ACTIVITY: Reproduce the data word for word, keeping every line complete.

════════

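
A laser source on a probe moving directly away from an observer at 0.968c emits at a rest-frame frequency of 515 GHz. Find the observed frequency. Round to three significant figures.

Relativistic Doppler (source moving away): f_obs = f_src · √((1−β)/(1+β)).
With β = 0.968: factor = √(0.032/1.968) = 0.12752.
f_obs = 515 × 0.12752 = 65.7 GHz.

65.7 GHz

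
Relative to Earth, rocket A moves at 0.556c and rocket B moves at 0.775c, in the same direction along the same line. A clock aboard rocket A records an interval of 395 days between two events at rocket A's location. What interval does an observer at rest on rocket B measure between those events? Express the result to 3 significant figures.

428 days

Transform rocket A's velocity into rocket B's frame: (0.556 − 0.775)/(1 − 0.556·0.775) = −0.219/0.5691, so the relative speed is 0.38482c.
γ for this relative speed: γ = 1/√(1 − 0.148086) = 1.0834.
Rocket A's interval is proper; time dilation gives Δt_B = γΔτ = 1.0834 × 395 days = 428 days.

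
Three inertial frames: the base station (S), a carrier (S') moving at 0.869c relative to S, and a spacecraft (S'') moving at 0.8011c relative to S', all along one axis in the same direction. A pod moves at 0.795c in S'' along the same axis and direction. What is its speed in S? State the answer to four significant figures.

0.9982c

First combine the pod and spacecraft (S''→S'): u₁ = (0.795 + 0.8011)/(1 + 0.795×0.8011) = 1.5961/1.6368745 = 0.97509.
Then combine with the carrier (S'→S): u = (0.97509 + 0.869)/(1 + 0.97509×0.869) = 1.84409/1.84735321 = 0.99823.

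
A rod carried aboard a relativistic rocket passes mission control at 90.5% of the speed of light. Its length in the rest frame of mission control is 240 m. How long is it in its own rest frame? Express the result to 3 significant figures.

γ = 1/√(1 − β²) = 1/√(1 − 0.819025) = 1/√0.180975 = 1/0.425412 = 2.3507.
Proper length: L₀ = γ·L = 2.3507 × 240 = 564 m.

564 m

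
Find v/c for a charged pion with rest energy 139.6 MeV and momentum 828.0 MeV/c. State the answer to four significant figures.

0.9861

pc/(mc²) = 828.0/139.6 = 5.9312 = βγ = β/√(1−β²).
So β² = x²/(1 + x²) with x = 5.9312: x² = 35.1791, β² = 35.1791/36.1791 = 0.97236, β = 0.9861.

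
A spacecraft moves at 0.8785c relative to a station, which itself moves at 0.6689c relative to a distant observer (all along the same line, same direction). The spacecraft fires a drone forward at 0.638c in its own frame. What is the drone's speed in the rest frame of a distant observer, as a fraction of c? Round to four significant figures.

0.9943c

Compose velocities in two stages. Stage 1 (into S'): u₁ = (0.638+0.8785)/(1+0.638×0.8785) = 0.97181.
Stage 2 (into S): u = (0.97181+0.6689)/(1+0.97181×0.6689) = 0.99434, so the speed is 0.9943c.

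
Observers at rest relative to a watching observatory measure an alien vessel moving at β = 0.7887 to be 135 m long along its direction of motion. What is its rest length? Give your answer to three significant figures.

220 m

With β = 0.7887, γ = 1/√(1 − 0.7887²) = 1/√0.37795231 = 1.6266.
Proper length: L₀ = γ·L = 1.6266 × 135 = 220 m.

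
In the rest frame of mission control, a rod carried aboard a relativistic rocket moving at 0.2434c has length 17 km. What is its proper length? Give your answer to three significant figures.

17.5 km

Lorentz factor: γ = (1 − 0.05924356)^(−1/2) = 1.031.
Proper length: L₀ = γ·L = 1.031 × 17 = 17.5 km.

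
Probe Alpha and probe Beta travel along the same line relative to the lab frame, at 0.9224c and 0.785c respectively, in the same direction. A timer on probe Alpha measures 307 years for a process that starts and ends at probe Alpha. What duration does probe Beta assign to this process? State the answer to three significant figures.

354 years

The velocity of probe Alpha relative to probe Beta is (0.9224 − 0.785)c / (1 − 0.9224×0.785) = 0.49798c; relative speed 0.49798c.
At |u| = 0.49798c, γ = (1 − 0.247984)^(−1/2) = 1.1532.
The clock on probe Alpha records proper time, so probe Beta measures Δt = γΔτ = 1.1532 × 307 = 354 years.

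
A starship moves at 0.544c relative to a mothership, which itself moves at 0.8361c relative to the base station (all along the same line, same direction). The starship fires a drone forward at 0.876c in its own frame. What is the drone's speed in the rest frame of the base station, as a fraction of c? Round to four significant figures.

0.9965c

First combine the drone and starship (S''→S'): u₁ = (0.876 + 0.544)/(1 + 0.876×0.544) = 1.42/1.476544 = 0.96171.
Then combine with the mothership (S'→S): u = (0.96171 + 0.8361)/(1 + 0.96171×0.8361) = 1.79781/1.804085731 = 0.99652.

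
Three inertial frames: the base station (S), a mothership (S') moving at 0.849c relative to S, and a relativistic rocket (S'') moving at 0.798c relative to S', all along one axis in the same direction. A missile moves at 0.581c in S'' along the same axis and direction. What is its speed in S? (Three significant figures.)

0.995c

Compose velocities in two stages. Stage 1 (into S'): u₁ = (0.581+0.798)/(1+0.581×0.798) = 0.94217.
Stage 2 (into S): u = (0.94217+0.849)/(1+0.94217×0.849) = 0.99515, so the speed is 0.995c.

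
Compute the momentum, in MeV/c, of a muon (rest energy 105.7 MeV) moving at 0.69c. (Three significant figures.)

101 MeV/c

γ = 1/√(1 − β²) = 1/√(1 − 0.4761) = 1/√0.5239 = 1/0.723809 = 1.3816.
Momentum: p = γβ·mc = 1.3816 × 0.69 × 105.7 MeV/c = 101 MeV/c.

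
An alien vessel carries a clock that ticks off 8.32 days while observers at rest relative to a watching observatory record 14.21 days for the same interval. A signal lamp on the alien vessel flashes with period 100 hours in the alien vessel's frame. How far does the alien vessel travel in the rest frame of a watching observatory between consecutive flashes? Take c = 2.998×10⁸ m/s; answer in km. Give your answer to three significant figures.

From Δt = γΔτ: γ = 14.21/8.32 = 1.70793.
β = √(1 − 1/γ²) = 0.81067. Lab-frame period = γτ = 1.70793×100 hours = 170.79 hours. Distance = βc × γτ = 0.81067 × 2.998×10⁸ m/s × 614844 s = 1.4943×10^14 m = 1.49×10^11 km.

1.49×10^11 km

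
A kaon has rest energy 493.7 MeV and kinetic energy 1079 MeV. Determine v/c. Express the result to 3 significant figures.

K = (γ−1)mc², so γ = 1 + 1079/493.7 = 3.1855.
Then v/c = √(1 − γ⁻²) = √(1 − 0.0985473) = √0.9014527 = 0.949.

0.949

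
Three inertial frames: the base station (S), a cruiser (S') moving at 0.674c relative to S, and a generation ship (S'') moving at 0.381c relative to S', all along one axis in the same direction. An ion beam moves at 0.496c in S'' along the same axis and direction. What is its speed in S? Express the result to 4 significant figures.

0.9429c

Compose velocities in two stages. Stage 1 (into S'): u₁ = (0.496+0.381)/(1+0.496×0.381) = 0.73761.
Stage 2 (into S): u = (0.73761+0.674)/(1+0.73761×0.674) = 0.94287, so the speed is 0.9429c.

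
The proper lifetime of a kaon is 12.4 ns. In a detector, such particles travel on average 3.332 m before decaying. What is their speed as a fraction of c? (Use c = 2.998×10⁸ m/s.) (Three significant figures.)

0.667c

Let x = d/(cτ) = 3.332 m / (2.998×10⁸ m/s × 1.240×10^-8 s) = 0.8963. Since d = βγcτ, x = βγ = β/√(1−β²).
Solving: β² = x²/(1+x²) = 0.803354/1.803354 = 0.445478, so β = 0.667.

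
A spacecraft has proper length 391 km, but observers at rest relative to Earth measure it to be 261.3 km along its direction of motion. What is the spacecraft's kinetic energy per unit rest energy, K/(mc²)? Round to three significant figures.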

════════

PROBLEM SOLUTION:
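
A laser source on a probe moving directly away from an observer at 0.968c emits at a rest-frame frequency of 515 GHz. Find the observed frequency. Round to three significant figures.

Relativistic Doppler (source moving away): f_obs = f_src · √((1−β)/(1+β)).
With β = 0.968: factor = √(0.032/1.968) = 0.12752.
f_obs = 515 × 0.12752 = 65.7 GHz.

65.7 GHz

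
Relative to Earth, rocket A moves at 0.556c and rocket B moves at 0.775c, in the same direction along the same line. A clock aboard rocket A records an interval of 395 days between two events at rocket A's location. What interval does an observer at rest on rocket B measure between those events? Express the result to 3 significant figures.

428 days

Transform rocket A's velocity into rocket B's frame: (0.556 − 0.775)/(1 − 0.556·0.775) = −0.219/0.5691, so the relative speed is 0.38482c.
γ for this relative speed: γ = 1/√(1 − 0.148086) = 1.0834.
Rocket A's interval is proper; time dilation gives Δt_B = γΔτ = 1.0834 × 395 days = 428 days.

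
Three inertial frames: the base station (S), a carrier (S') moving at 0.869c relative to S, and a spacecraft (S'') moving at 0.8011c relative to S', all along one axis in the same direction. A pod moves at 0.795c in S'' along the same axis and direction. What is its speed in S? State the answer to four significant figures.

0.9982c

First combine the pod and spacecraft (S''→S'): u₁ = (0.795 + 0.8011)/(1 + 0.795×0.8011) = 1.5961/1.6368745 = 0.97509.
Then combine with the carrier (S'→S): u = (0.97509 + 0.869)/(1 + 0.97509×0.869) = 1.84409/1.84735321 = 0.99823.

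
A rod carried aboard a relativistic rocket passes mission control at 90.5% of the speed of light. Its length in the rest frame of mission control is 240 m. How long is it in its own rest frame? Express the result to 3 significant figures.

γ = 1/√(1 − β²) = 1/√(1 − 0.819025) = 1/√0.180975 = 1/0.425412 = 2.3507.
Proper length: L₀ = γ·L = 2.3507 × 240 = 564 m.

564 m

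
Find v/c for a charged pion with rest energy 139.6 MeV and momentum 828.0 MeV/c. State the answer to four significant figures.

0.9861

pc/(mc²) = 828.0/139.6 = 5.9312 = βγ = β/√(1−β²).
So β² = x²/(1 + x²) with x = 5.9312: x² = 35.1791, β² = 35.1791/36.1791 = 0.97236, β = 0.9861.

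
A spacecraft moves at 0.8785c relative to a station, which itself moves at 0.6689c relative to a distant observer (all along the same line, same direction). The spacecraft fires a drone forward at 0.638c in its own frame. What is the drone's speed in the rest frame of a distant observer, as a fraction of c? Round to four significant figures.

0.9943c

Compose velocities in two stages. Stage 1 (into S'): u₁ = (0.638+0.8785)/(1+0.638×0.8785) = 0.97181.
Stage 2 (into S): u = (0.97181+0.6689)/(1+0.97181×0.6689) = 0.99434, so the speed is 0.9943c.

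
Observers at rest relative to a watching observatory measure an alien vessel moving at β = 0.7887 to be 135 m long along its direction of motion. What is its rest length? Give your answer to three significant figures.

220 m

With β = 0.7887, γ = 1/√(1 − 0.7887²) = 1/√0.37795231 = 1.6266.
Proper length: L₀ = γ·L = 1.6266 × 135 = 220 m.

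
In the rest frame of mission control, a rod carried aboard a relativistic rocket moving at 0.2434c has length 17 km. What is its proper length? Give your answer to three significant figures.

17.5 km

Lorentz factor: γ = (1 − 0.05924356)^(−1/2) = 1.031.
Proper length: L₀ = γ·L = 1.031 × 17 = 17.5 km.

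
Probe Alpha and probe Beta travel along the same line relative to the lab frame, at 0.9224c and 0.785c respectively, in the same direction. A timer on probe Alpha measures 307 years for a process that starts and ends at probe Alpha. What duration does probe Beta assign to this process? State the answer to three significant figures.

354 years

The velocity of probe Alpha relative to probe Beta is (0.9224 − 0.785)c / (1 − 0.9224×0.785) = 0.49798c; relative speed 0.49798c.
At |u| = 0.49798c, γ = (1 − 0.247984)^(−1/2) = 1.1532.
The clock on probe Alpha records proper time, so probe Beta measures Δt = γΔτ = 1.1532 × 307 = 354 years.

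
A starship moves at 0.544c relative to a mothership, which itself moves at 0.8361c relative to the base station (all along the same line, same direction). The starship fires a drone forward at 0.876c in its own frame. What is the drone's speed in the rest frame of the base station, as a fraction of c? Round to four significant figures.

0.9965c

First combine the drone and starship (S''→S'): u₁ = (0.876 + 0.544)/(1 + 0.876×0.544) = 1.42/1.476544 = 0.96171.
Then combine with the mothership (S'→S): u = (0.96171 + 0.8361)/(1 + 0.96171×0.8361) = 1.79781/1.804085731 = 0.99652.

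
Three inertial frames: the base station (S), a mothership (S') moving at 0.849c relative to S, and a relativistic rocket (S'') moving at 0.798c relative to S', all along one axis in the same direction. A missile moves at 0.581c in S'' along the same axis and direction. What is its speed in S? (Three significant figures.)

0.995c

Compose velocities in two stages. Stage 1 (into S'): u₁ = (0.581+0.798)/(1+0.581×0.798) = 0.94217.
Stage 2 (into S): u = (0.94217+0.849)/(1+0.94217×0.849) = 0.99515, so the speed is 0.995c.

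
Compute the momentum, in MeV/c, of a muon (rest energy 105.7 MeV) moving at 0.69c. (Three significant figures.)

101 MeV/c

γ = 1/√(1 − β²) = 1/√(1 − 0.4761) = 1/√0.5239 = 1/0.723809 = 1.3816.
Momentum: p = γβ·mc = 1.3816 × 0.69 × 105.7 MeV/c = 101 MeV/c.

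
An alien vessel carries a clock that ticks off 8.32 days while observers at rest relative to a watching observatory record 14.21 days for the same interval. A signal lamp on the alien vessel flashes with period 100 hours in the alien vessel's frame. How far does the alien vessel travel in the rest frame of a watching observatory between consecutive flashes? Take c = 2.998×10⁸ m/s; answer in km. Give your answer to three significant figures.

From Δt = γΔτ: γ = 14.21/8.32 = 1.70793.
β = √(1 − 1/γ²) = 0.81067. Lab-frame period = γτ = 1.70793×100 hours = 170.79 hours. Distance = βc × γτ = 0.81067 × 2.998×10⁸ m/s × 614844 s = 1.4943×10^14 m = 1.49×10^11 km.

1.49×10^11 km

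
A kaon has rest energy 493.7 MeV and kinetic energy 1079 MeV. Determine v/c. Express the result to 3 significant figures.

K = (γ−1)mc², so γ = 1 + 1079/493.7 = 3.1855.
Then v/c = √(1 − γ⁻²) = √(1 − 0.0985473) = √0.9014527 = 0.949.

0.949

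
Three inertial frames: the base station (S), a cruiser (S') moving at 0.674c relative to S, and a generation ship (S'') moving at 0.381c relative to S', all along one axis in the same direction. An ion beam moves at 0.496c in S'' along the same axis and direction. What is its speed in S? Express the result to 4 significant figures.

0.9429c

Compose velocities in two stages. Stage 1 (into S'): u₁ = (0.496+0.381)/(1+0.496×0.381) = 0.73761.
Stage 2 (into S): u = (0.73761+0.674)/(1+0.73761×0.674) = 0.94287, so the speed is 0.9429c.

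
The proper lifetime of a kaon is 12.4 ns. In a detector, such particles travel on average 3.332 m before decaying. What is their speed as a fraction of c? (Use c = 2.998×10⁸ m/s.) (Three significant figures.)

0.667c

Let x = d/(cτ) = 3.332 m / (2.998×10⁸ m/s × 1.240×10^-8 s) = 0.8963. Since d = βγcτ, x = βγ = β/√(1−β²).
Solving: β² = x²/(1+x²) = 0.803354/1.803354 = 0.445478, so β = 0.667.

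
A spacecraft has proper length 391 km, but observers at rest relative to Earth measure it to be 261.3 km along its direction of motion. What is the spacecraft's kinetic energy per unit rest energy, K/(mc²)? Round to three significant figures.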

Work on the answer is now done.